**EXERCISE INPUT:**
# # # # #

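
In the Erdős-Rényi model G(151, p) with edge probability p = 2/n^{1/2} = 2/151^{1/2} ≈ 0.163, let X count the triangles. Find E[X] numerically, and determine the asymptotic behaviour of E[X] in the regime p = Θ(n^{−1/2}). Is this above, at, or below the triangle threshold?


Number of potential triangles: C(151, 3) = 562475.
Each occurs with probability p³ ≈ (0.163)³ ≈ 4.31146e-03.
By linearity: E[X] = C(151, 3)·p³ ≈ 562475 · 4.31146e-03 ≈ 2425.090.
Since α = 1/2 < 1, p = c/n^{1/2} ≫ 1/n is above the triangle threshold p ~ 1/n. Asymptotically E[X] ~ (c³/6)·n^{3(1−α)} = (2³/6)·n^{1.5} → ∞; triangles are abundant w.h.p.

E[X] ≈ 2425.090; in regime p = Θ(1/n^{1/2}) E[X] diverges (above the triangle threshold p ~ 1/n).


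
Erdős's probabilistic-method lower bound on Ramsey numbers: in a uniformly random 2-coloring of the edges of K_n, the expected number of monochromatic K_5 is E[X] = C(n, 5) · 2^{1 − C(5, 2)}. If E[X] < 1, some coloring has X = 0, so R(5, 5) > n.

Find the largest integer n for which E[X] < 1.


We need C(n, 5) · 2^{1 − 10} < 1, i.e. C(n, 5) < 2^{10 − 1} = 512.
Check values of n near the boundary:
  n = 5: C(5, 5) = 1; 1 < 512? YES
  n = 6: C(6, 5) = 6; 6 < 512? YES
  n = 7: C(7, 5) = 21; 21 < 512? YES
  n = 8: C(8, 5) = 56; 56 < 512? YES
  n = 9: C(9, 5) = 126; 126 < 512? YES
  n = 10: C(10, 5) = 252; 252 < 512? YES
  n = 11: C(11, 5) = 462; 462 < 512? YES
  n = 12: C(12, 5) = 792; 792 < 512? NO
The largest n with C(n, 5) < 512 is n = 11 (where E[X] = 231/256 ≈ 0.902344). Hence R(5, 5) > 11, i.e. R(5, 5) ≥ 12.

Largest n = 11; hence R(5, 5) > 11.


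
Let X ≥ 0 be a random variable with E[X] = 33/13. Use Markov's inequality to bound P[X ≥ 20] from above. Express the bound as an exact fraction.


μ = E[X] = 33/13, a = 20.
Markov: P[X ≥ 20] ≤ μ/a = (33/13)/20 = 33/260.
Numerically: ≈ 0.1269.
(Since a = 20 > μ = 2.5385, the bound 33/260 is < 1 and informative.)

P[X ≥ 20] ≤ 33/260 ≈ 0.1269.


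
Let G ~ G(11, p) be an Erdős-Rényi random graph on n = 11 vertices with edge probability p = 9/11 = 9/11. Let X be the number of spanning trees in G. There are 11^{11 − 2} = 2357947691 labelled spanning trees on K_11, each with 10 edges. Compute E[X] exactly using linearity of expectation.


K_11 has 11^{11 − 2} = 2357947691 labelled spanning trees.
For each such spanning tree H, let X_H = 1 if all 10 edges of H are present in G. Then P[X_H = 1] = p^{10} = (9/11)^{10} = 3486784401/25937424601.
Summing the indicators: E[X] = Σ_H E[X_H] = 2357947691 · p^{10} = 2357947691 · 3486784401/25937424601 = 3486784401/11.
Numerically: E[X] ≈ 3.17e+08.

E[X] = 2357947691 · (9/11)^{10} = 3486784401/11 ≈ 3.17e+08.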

# # # # #

**TASK TO COMPLETE:** I would like you to restate word for word the lines from the one with "Find the largest" through the last line of the material above, and only those.

**WRITTEN RESPONSE:**
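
Find the largest integer n for which E[X] < 1.


We need C(n, 5) · 2^{1 − 10} < 1, i.e. C(n, 5) < 2^{10 − 1} = 512.
Check values of n near the boundary:
  n = 5: C(5, 5) = 1; 1 < 512? YES
  n = 6: C(6, 5) = 6; 6 < 512? YES
  n = 7: C(7, 5) = 21; 21 < 512? YES
  n = 8: C(8, 5) = 56; 56 < 512? YES
  n = 9: C(9, 5) = 126; 126 < 512? YES
  n = 10: C(10, 5) = 252; 252 < 512? YES
  n = 11: C(11, 5) = 462; 462 < 512? YES
  n = 12: C(12, 5) = 792; 792 < 512? NO
The largest n with C(n, 5) < 512 is n = 11 (where E[X] = 231/256 ≈ 0.902344). Hence R(5, 5) > 11, i.e. R(5, 5) ≥ 12.

Largest n = 11; hence R(5, 5) > 11.


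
Let X ≥ 0 be a random variable with E[X] = 33/13. Use Markov's inequality to bound P[X ≥ 20] from above. Express the bound as an exact fraction.


μ = E[X] = 33/13, a = 20.
Markov: P[X ≥ 20] ≤ μ/a = (33/13)/20 = 33/260.
Numerically: ≈ 0.1269.
(Since a = 20 > μ = 2.5385, the bound 33/260 is < 1 and informative.)

P[X ≥ 20] ≤ 33/260 ≈ 0.1269.


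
Let G ~ G(11, p) be an Erdős-Rényi random graph on n = 11 vertices with edge probability p = 9/11 = 9/11. Let X be the number of spanning trees in G. There are 11^{11 − 2} = 2357947691 labelled spanning trees on K_11, each with 10 edges. Compute E[X] exactly using linearity of expectation.


K_11 has 11^{11 − 2} = 2357947691 labelled spanning trees.
For each such spanning tree H, let X_H = 1 if all 10 edges of H are present in G. Then P[X_H = 1] = p^{10} = (9/11)^{10} = 3486784401/25937424601.
Summing the indicators: E[X] = Σ_H E[X_H] = 2357947691 · p^{10} = 2357947691 · 3486784401/25937424601 = 3486784401/11.
Numerically: E[X] ≈ 3.17e+08.

E[X] = 2357947691 · (9/11)^{10} = 3486784401/11 ≈ 3.17e+08.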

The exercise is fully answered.